=== WORK REQUIRED ===
Every entry below must be copied exactly, with nothing left out.

==== RECORDS SUPPLIED

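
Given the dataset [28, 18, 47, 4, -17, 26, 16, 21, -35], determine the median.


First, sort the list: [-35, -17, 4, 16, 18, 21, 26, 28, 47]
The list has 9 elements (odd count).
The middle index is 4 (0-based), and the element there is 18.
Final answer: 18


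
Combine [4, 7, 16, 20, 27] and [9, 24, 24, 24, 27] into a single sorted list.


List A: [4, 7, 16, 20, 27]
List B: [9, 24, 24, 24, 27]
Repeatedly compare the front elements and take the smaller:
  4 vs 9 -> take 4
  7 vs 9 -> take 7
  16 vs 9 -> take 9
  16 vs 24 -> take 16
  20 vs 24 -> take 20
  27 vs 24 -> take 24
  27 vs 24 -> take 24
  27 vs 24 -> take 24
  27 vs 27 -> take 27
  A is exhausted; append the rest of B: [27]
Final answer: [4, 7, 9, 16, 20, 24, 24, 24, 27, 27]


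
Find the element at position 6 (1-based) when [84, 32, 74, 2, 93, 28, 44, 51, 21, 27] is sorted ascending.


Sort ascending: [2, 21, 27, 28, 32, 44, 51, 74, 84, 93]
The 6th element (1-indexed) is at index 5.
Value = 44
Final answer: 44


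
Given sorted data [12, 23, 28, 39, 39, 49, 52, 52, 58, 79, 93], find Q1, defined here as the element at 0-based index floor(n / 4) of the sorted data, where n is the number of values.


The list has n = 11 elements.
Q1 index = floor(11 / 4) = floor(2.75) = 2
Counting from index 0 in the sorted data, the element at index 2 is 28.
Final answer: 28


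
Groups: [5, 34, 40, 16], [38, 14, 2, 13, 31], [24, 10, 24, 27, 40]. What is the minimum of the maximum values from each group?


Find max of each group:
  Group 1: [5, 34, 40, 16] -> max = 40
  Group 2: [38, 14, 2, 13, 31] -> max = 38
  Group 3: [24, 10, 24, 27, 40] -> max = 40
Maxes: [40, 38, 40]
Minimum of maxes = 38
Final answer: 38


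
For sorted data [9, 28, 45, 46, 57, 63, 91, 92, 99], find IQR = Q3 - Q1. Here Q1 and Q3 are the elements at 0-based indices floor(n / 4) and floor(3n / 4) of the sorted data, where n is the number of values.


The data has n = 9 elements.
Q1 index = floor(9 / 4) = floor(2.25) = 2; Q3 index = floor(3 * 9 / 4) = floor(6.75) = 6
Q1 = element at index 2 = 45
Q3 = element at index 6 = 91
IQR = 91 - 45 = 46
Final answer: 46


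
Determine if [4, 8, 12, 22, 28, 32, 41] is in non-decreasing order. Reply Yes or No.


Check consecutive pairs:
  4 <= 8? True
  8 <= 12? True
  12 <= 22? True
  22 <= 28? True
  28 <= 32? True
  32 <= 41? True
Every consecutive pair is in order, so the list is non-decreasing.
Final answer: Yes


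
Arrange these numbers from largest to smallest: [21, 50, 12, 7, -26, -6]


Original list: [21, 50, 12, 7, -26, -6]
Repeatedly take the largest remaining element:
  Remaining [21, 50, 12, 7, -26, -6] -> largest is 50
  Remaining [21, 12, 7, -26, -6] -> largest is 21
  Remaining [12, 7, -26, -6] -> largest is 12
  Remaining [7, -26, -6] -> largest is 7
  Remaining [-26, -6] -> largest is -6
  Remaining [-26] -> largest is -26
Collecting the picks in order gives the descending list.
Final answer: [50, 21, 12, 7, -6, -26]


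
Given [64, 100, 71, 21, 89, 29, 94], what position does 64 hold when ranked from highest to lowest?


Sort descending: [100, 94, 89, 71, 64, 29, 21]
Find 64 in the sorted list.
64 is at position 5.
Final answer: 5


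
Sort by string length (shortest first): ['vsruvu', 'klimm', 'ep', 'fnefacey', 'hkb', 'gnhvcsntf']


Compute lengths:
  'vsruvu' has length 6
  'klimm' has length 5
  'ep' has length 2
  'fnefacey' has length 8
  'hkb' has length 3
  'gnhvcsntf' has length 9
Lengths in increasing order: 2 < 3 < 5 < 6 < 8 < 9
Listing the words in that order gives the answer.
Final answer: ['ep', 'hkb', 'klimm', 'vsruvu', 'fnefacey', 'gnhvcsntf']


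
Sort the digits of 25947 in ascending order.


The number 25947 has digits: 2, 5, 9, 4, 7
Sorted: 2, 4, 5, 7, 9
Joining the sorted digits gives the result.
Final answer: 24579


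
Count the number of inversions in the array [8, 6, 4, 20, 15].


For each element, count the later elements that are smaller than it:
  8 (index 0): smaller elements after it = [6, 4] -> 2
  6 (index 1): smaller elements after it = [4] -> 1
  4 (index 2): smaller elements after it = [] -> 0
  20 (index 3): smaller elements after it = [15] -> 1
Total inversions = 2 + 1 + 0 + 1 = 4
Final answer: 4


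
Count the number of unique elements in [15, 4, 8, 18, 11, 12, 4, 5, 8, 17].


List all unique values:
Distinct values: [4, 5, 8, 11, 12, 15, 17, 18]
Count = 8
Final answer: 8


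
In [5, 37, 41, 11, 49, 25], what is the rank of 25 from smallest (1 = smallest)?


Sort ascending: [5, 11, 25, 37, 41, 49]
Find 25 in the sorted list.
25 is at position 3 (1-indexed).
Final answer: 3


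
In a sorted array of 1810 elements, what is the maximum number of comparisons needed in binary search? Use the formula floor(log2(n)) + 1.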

========

=== SOLUTION TO THE EXERCISE ===
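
Given the dataset [28, 18, 47, 4, -17, 26, 16, 21, -35], determine the median.


First, sort the list: [-35, -17, 4, 16, 18, 21, 26, 28, 47]
The list has 9 elements (odd count).
The middle index is 4 (0-based), and the element there is 18.
Final answer: 18


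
Combine [4, 7, 16, 20, 27] and [9, 24, 24, 24, 27] into a single sorted list.


List A: [4, 7, 16, 20, 27]
List B: [9, 24, 24, 24, 27]
Repeatedly compare the front elements and take the smaller:
  4 vs 9 -> take 4
  7 vs 9 -> take 7
  16 vs 9 -> take 9
  16 vs 24 -> take 16
  20 vs 24 -> take 20
  27 vs 24 -> take 24
  27 vs 24 -> take 24
  27 vs 24 -> take 24
  27 vs 27 -> take 27
  A is exhausted; append the rest of B: [27]
Final answer: [4, 7, 9, 16, 20, 24, 24, 24, 27, 27]


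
Find the element at position 6 (1-based) when [84, 32, 74, 2, 93, 28, 44, 51, 21, 27] is sorted ascending.


Sort ascending: [2, 21, 27, 28, 32, 44, 51, 74, 84, 93]
The 6th element (1-indexed) is at index 5.
Value = 44
Final answer: 44


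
Given sorted data [12, 23, 28, 39, 39, 49, 52, 52, 58, 79, 93], find Q1, defined here as the element at 0-based index floor(n / 4) of the sorted data, where n is the number of values.


The list has n = 11 elements.
Q1 index = floor(11 / 4) = floor(2.75) = 2
Counting from index 0 in the sorted data, the element at index 2 is 28.
Final answer: 28


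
Groups: [5, 34, 40, 16], [38, 14, 2, 13, 31], [24, 10, 24, 27, 40]. What is the minimum of the maximum values from each group?


Find max of each group:
  Group 1: [5, 34, 40, 16] -> max = 40
  Group 2: [38, 14, 2, 13, 31] -> max = 38
  Group 3: [24, 10, 24, 27, 40] -> max = 40
Maxes: [40, 38, 40]
Minimum of maxes = 38
Final answer: 38


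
For sorted data [9, 28, 45, 46, 57, 63, 91, 92, 99], find IQR = Q3 - Q1. Here Q1 and Q3 are the elements at 0-based indices floor(n / 4) and floor(3n / 4) of the sorted data, where n is the number of values.


The data has n = 9 elements.
Q1 index = floor(9 / 4) = floor(2.25) = 2; Q3 index = floor(3 * 9 / 4) = floor(6.75) = 6
Q1 = element at index 2 = 45
Q3 = element at index 6 = 91
IQR = 91 - 45 = 46
Final answer: 46


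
Determine if [4, 8, 12, 22, 28, 32, 41] is in non-decreasing order. Reply Yes or No.


Check consecutive pairs:
  4 <= 8? True
  8 <= 12? True
  12 <= 22? True
  22 <= 28? True
  28 <= 32? True
  32 <= 41? True
Every consecutive pair is in order, so the list is non-decreasing.
Final answer: Yes


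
Arrange these numbers from largest to smallest: [21, 50, 12, 7, -26, -6]


Original list: [21, 50, 12, 7, -26, -6]
Repeatedly take the largest remaining element:
  Remaining [21, 50, 12, 7, -26, -6] -> largest is 50
  Remaining [21, 12, 7, -26, -6] -> largest is 21
  Remaining [12, 7, -26, -6] -> largest is 12
  Remaining [7, -26, -6] -> largest is 7
  Remaining [-26, -6] -> largest is -6
  Remaining [-26] -> largest is -26
Collecting the picks in order gives the descending list.
Final answer: [50, 21, 12, 7, -6, -26]


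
Given [64, 100, 71, 21, 89, 29, 94], what position does 64 hold when ranked from highest to lowest?


Sort descending: [100, 94, 89, 71, 64, 29, 21]
Find 64 in the sorted list.
64 is at position 5.
Final answer: 5


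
Sort by string length (shortest first): ['vsruvu', 'klimm', 'ep', 'fnefacey', 'hkb', 'gnhvcsntf']


Compute lengths:
  'vsruvu' has length 6
  'klimm' has length 5
  'ep' has length 2
  'fnefacey' has length 8
  'hkb' has length 3
  'gnhvcsntf' has length 9
Lengths in increasing order: 2 < 3 < 5 < 6 < 8 < 9
Listing the words in that order gives the answer.
Final answer: ['ep', 'hkb', 'klimm', 'vsruvu', 'fnefacey', 'gnhvcsntf']


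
Sort the digits of 25947 in ascending order.


The number 25947 has digits: 2, 5, 9, 4, 7
Sorted: 2, 4, 5, 7, 9
Joining the sorted digits gives the result.
Final answer: 24579


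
Count the number of inversions in the array [8, 6, 4, 20, 15].


For each element, count the later elements that are smaller than it:
  8 (index 0): smaller elements after it = [6, 4] -> 2
  6 (index 1): smaller elements after it = [4] -> 1
  4 (index 2): smaller elements after it = [] -> 0
  20 (index 3): smaller elements after it = [15] -> 1
Total inversions = 2 + 1 + 0 + 1 = 4
Final answer: 4


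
Count the number of unique elements in [15, 4, 8, 18, 11, 12, 4, 5, 8, 17].


List all unique values:
Distinct values: [4, 5, 8, 11, 12, 15, 17, 18]
Count = 8
Final answer: 8


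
In [5, 37, 41, 11, 49, 25], what is the rank of 25 from smallest (1 = smallest)?


Sort ascending: [5, 11, 25, 37, 41, 49]
Find 25 in the sorted list.
25 is at position 3 (1-indexed).
Final answer: 3


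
In a sorted array of 1810 elements, what is the maximum number of comparisons needed in binary search? Use the formula floor(log2(n)) + 1.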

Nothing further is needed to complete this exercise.